| WORK REQUIRED |
Produce an exact copy of the first line of the data below and each line after it, please, up to and including the one with "63, 64, 57]".

| DATASET CONTENT |

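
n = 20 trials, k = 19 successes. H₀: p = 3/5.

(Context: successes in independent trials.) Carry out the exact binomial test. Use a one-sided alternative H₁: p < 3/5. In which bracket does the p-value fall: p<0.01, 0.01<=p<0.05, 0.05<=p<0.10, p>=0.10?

Exact binomial: n=20, k=19, p₀=3/5=0.6000
P(X≤19) from Σ C(n,i)·p₀^i·(1−p₀)^(n−i)
p-value (one-sided, H₁ less) = 0.99996
→ bracket: p>=0.10

p-value bracket: p>=0.10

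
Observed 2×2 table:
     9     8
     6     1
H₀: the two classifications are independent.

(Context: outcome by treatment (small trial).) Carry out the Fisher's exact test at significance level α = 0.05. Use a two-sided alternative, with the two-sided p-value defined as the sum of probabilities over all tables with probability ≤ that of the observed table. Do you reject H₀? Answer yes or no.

Margins: r₁=17, r₂=7, c₁=15, c₂=9, n=24
p_obs = C(17,9)·C(7,6)/C(24,15); sum pmf over tables with pmf ≤ p_obs
p-value (two-sided) = 0.19071
At α=0.05: p ≥ α → fail to reject H₀

reject H₀: no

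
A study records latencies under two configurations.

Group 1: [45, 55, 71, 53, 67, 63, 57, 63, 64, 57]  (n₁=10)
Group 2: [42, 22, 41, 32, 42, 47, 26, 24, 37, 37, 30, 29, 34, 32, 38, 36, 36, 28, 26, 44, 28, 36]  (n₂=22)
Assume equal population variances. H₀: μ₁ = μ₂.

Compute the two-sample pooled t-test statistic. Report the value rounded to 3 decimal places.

test statistic = 9.462

x̄₁=59.500, s₁=7.590, n₁=10
x̄₂=33.955, s₂=6.849, n₂=22
s_p² = [9·7.590² + 21·6.849²]/30 = 50.1152
SE = √(s_p²·(1/10+1/22)) = 2.6999
t = (59.500−33.955)/2.6999 = 9.4616
df = 30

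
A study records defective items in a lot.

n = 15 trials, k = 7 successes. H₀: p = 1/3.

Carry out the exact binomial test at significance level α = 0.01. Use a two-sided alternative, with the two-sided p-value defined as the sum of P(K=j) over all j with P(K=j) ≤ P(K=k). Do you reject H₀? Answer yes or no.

reject H₀: no

Exact binomial: n=15, k=7, p₀=1/3=0.3333
P(X=j) = C(n,j)·p₀^j·(1−p₀)^(n−j); p = Σ P(X=j) over j with P(X=j) ≤ P(X=7)
p-value (two-sided) = 0.28240
At α=0.01: p ≥ α → fail to reject H₀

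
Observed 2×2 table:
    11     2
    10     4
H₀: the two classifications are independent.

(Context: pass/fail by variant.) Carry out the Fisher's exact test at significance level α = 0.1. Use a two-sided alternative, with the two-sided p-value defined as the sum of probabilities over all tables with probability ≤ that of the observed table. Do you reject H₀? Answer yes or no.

Margins: r₁=13, r₂=14, c₁=21, c₂=6, n=27
p_obs = C(13,11)·C(14,10)/C(27,21); sum pmf over tables with pmf ≤ p_obs
p-value (two-sided) = 0.64831
At α=0.1: p ≥ α → fail to reject H₀

reject H₀: no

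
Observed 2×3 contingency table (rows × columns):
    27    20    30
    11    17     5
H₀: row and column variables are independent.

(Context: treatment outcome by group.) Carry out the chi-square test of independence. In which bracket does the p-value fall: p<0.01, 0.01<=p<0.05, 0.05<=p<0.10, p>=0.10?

p-value bracket: 0.01<=p<0.05

Row totals [77, 33], col totals [38, 37, 35], n=110
χ² = (27−26.60)²/26.60 + (20−25.90)²/25.90 + (30−24.50)²/24.50 + (11−11.40)²/11.40 + (17−11.10)²/11.10 + (5−10.50)²/10.50 = 8.6157
df = 2
p-value (upper-tail) = 0.01346
→ bracket: 0.01<=p<0.05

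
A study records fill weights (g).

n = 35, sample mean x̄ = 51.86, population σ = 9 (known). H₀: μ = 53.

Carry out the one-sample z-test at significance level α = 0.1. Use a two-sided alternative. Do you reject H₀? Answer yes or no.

SE = σ/√n = 9/√35 = 1.5213
z = (x̄−μ₀)/SE = (51.86−53)/1.5213 = -0.7494
p-value (two-sided) = 0.45363
At α=0.1: p ≥ α → fail to reject H₀

reject H₀: no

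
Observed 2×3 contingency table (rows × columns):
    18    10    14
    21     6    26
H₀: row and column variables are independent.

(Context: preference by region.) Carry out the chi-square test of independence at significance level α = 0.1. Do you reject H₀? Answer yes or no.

reject H₀: no

Row totals [42, 53], col totals [39, 16, 40], n=95
χ² = (18−17.24)²/17.24 + (10−7.07)²/7.07 + (14−17.68)²/17.68 + (21−21.76)²/21.76 + (6−8.93)²/8.93 + (26−22.32)²/22.32 = 3.6054
df = 2
p-value (upper-tail) = 0.16485
At α=0.1: p ≥ α → fail to reject H₀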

| ANSWER BOX |
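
n = 20 trials, k = 19 successes. H₀: p = 3/5.

(Context: successes in independent trials.) Carry out the exact binomial test. Use a one-sided alternative H₁: p < 3/5. In which bracket does the p-value fall: p<0.01, 0.01<=p<0.05, 0.05<=p<0.10, p>=0.10?

Exact binomial: n=20, k=19, p₀=3/5=0.6000
P(X≤19) from Σ C(n,i)·p₀^i·(1−p₀)^(n−i)
p-value (one-sided, H₁ less) = 0.99996
→ bracket: p>=0.10

p-value bracket: p>=0.10

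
Observed 2×2 table:
     9     8
     6     1
H₀: the two classifications are independent.

(Context: outcome by treatment (small trial).) Carry out the Fisher's exact test at significance level α = 0.05. Use a two-sided alternative, with the two-sided p-value defined as the sum of probabilities over all tables with probability ≤ that of the observed table. Do you reject H₀? Answer yes or no.

Margins: r₁=17, r₂=7, c₁=15, c₂=9, n=24
p_obs = C(17,9)·C(7,6)/C(24,15); sum pmf over tables with pmf ≤ p_obs
p-value (two-sided) = 0.19071
At α=0.05: p ≥ α → fail to reject H₀

reject H₀: no

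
A study records latencies under two configurations.

Group 1: [45, 55, 71, 53, 67, 63, 57, 63, 64, 57]  (n₁=10)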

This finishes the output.